[Start of Attachment]
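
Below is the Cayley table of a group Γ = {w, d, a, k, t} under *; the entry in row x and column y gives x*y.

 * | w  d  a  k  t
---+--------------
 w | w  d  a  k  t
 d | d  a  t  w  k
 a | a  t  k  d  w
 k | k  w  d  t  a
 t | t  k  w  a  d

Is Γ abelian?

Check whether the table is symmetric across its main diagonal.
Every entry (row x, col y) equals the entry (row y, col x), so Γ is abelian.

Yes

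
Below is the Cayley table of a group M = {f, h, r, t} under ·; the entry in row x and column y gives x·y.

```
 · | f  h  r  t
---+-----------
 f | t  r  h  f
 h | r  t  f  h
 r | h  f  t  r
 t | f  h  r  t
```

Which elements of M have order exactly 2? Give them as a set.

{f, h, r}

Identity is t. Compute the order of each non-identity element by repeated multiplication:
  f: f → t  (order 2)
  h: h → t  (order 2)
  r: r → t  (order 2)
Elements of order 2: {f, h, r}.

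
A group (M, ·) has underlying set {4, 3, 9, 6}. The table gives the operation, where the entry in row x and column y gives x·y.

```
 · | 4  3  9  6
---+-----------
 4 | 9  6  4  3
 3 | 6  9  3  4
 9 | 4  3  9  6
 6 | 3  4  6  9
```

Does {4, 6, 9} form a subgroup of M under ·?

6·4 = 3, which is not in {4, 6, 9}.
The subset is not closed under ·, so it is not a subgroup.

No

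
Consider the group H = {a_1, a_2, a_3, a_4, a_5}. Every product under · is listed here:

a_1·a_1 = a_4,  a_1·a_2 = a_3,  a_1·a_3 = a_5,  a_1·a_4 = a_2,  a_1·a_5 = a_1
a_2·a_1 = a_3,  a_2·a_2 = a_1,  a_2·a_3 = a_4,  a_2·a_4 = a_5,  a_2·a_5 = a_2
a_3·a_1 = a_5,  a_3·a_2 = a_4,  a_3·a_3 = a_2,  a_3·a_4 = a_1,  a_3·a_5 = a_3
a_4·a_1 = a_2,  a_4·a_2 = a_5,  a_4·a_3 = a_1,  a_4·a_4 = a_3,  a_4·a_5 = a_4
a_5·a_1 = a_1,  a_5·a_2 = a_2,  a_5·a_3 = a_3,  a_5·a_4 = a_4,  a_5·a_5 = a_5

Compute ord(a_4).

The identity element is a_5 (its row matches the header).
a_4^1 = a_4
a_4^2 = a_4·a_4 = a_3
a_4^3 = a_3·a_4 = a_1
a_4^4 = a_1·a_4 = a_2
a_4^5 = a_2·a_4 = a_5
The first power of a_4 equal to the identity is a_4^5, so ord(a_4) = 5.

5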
[End of Attachment]
[Start of Attachment]
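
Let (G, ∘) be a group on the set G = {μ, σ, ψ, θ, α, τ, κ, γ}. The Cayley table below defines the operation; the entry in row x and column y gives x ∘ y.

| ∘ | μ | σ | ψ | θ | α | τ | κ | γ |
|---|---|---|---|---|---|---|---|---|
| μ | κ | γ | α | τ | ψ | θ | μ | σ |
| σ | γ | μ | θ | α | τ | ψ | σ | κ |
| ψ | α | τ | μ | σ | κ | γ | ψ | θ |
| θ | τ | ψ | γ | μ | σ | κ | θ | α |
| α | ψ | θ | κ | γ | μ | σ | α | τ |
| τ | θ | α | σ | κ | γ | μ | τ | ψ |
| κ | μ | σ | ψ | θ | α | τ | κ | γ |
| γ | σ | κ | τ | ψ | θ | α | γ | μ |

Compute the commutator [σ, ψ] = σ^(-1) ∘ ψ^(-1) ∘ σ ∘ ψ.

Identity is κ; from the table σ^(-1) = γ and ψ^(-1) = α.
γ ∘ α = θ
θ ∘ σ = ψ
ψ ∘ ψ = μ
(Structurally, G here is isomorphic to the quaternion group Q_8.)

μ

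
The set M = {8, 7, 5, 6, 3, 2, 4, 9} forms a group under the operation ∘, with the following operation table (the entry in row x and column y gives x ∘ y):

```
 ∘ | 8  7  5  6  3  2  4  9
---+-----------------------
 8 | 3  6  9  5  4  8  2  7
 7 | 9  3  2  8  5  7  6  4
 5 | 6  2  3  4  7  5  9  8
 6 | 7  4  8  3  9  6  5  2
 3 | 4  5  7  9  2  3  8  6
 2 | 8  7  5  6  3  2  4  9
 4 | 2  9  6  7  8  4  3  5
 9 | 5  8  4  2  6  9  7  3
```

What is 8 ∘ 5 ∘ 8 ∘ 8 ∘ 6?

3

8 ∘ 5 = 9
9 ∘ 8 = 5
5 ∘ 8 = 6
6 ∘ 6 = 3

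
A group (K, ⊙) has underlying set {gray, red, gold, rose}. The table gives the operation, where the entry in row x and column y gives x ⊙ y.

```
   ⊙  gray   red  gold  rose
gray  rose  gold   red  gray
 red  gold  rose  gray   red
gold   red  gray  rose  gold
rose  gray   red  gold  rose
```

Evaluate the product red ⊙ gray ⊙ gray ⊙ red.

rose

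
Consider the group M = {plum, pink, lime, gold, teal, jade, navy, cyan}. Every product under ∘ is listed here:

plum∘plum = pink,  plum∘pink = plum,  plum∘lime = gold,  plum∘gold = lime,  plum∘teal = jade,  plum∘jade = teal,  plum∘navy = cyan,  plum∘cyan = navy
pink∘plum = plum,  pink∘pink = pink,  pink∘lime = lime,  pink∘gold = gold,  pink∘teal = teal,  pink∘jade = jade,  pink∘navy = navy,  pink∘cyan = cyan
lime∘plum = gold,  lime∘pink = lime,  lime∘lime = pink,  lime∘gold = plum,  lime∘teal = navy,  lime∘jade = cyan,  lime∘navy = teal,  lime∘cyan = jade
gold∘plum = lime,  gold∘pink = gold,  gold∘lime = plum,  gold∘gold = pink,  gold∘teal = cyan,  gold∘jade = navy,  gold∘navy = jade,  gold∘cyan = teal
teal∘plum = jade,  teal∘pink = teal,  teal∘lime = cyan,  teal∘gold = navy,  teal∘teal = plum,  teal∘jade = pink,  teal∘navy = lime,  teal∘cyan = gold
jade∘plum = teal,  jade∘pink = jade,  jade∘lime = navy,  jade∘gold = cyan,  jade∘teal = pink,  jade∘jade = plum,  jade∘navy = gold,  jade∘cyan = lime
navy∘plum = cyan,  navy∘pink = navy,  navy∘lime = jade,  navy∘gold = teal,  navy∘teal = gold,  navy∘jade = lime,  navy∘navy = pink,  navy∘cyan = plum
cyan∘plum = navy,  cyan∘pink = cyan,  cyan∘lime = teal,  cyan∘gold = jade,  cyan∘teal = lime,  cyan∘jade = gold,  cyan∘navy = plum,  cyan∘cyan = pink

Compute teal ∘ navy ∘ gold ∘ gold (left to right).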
[End of Attachment]
[Start of Attachment]
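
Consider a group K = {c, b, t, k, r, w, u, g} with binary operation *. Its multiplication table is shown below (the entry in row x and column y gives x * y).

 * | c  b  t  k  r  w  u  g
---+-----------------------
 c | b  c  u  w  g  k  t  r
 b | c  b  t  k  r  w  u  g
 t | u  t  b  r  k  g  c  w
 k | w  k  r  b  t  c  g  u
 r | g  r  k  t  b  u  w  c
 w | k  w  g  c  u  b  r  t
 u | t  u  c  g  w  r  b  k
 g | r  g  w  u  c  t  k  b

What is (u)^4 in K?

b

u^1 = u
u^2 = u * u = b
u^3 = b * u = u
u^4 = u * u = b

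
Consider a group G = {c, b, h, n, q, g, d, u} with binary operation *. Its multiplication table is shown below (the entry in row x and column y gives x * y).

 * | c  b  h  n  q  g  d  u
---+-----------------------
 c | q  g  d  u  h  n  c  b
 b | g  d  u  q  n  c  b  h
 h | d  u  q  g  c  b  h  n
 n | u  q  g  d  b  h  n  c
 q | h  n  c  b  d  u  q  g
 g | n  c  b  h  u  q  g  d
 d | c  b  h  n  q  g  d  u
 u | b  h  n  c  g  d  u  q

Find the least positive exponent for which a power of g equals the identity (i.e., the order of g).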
[End of Attachment]
For the data above, state how many of its lines contain the word "where", giving no other text.

*SOLUTION*: 2